[Saved data entries]
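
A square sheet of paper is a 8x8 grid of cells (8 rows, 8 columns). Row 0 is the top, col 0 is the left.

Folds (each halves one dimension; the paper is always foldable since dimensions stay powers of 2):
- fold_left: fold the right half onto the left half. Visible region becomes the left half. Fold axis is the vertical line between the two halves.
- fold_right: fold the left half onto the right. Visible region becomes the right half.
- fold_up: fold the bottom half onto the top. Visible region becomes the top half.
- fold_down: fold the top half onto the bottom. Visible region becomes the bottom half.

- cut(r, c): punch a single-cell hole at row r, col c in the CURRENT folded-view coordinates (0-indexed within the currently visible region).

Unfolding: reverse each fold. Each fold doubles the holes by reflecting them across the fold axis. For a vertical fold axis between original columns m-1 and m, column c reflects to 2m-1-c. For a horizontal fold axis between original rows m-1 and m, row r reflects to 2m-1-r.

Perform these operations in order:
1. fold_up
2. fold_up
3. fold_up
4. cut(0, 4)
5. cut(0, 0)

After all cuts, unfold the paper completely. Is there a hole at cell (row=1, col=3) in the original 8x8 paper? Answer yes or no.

Op 1 fold_up: fold axis h@4; visible region now rows[0,4) x cols[0,8) = 4x8
Op 2 fold_up: fold axis h@2; visible region now rows[0,2) x cols[0,8) = 2x8
Op 3 fold_up: fold axis h@1; visible region now rows[0,1) x cols[0,8) = 1x8
Op 4 cut(0, 4): punch at orig (0,4); cuts so far [(0, 4)]; region rows[0,1) x cols[0,8) = 1x8
Op 5 cut(0, 0): punch at orig (0,0); cuts so far [(0, 0), (0, 4)]; region rows[0,1) x cols[0,8) = 1x8
Unfold 1 (reflect across h@1): 4 holes -> [(0, 0), (0, 4), (1, 0), (1, 4)]
Unfold 2 (reflect across h@2): 8 holes -> [(0, 0), (0, 4), (1, 0), (1, 4), (2, 0), (2, 4), (3, 0), (3, 4)]
Unfold 3 (reflect across h@4): 16 holes -> [(0, 0), (0, 4), (1, 0), (1, 4), (2, 0), (2, 4), (3, 0), (3, 4), (4, 0), (4, 4), (5, 0), (5, 4), (6, 0), (6, 4), (7, 0), (7, 4)]
Holes: [(0, 0), (0, 4), (1, 0), (1, 4), (2, 0), (2, 4), (3, 0), (3, 4), (4, 0), (4, 4), (5, 0), (5, 4), (6, 0), (6, 4), (7, 0), (7, 4)]

Answer: no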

### REQUIREMENT
Set all of the data down again exactly.

### SOLUTION FOR THIS EXERCISE
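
A square sheet of paper is a 8x8 grid of cells (8 rows, 8 columns). Row 0 is the top, col 0 is the left.

Folds (each halves one dimension; the paper is always foldable since dimensions stay powers of 2):
- fold_left: fold the right half onto the left half. Visible region becomes the left half. Fold axis is the vertical line between the two halves.
- fold_right: fold the left half onto the right. Visible region becomes the right half.
- fold_up: fold the bottom half onto the top. Visible region becomes the top half.
- fold_down: fold the top half onto the bottom. Visible region becomes the bottom half.

- cut(r, c): punch a single-cell hole at row r, col c in the CURRENT folded-view coordinates (0-indexed within the currently visible region).

Unfolding: reverse each fold. Each fold doubles the holes by reflecting them across the fold axis. For a vertical fold axis between original columns m-1 and m, column c reflects to 2m-1-c. For a horizontal fold axis between original rows m-1 and m, row r reflects to 2m-1-r.

Perform these operations in order:
1. fold_up
2. fold_up
3. fold_up
4. cut(0, 4)
5. cut(0, 0)

After all cuts, unfold the paper completely. Is there a hole at cell (row=1, col=3) in the original 8x8 paper? Answer yes or no.

Op 1 fold_up: fold axis h@4; visible region now rows[0,4) x cols[0,8) = 4x8
Op 2 fold_up: fold axis h@2; visible region now rows[0,2) x cols[0,8) = 2x8
Op 3 fold_up: fold axis h@1; visible region now rows[0,1) x cols[0,8) = 1x8
Op 4 cut(0, 4): punch at orig (0,4); cuts so far [(0, 4)]; region rows[0,1) x cols[0,8) = 1x8
Op 5 cut(0, 0): punch at orig (0,0); cuts so far [(0, 0), (0, 4)]; region rows[0,1) x cols[0,8) = 1x8
Unfold 1 (reflect across h@1): 4 holes -> [(0, 0), (0, 4), (1, 0), (1, 4)]
Unfold 2 (reflect across h@2): 8 holes -> [(0, 0), (0, 4), (1, 0), (1, 4), (2, 0), (2, 4), (3, 0), (3, 4)]
Unfold 3 (reflect across h@4): 16 holes -> [(0, 0), (0, 4), (1, 0), (1, 4), (2, 0), (2, 4), (3, 0), (3, 4), (4, 0), (4, 4), (5, 0), (5, 4), (6, 0), (6, 4), (7, 0), (7, 4)]
Holes: [(0, 0), (0, 4), (1, 0), (1, 4), (2, 0), (2, 4), (3, 0), (3, 4), (4, 0), (4, 4), (5, 0), (5, 4), (6, 0), (6, 4), (7, 0), (7, 4)]

Answer: no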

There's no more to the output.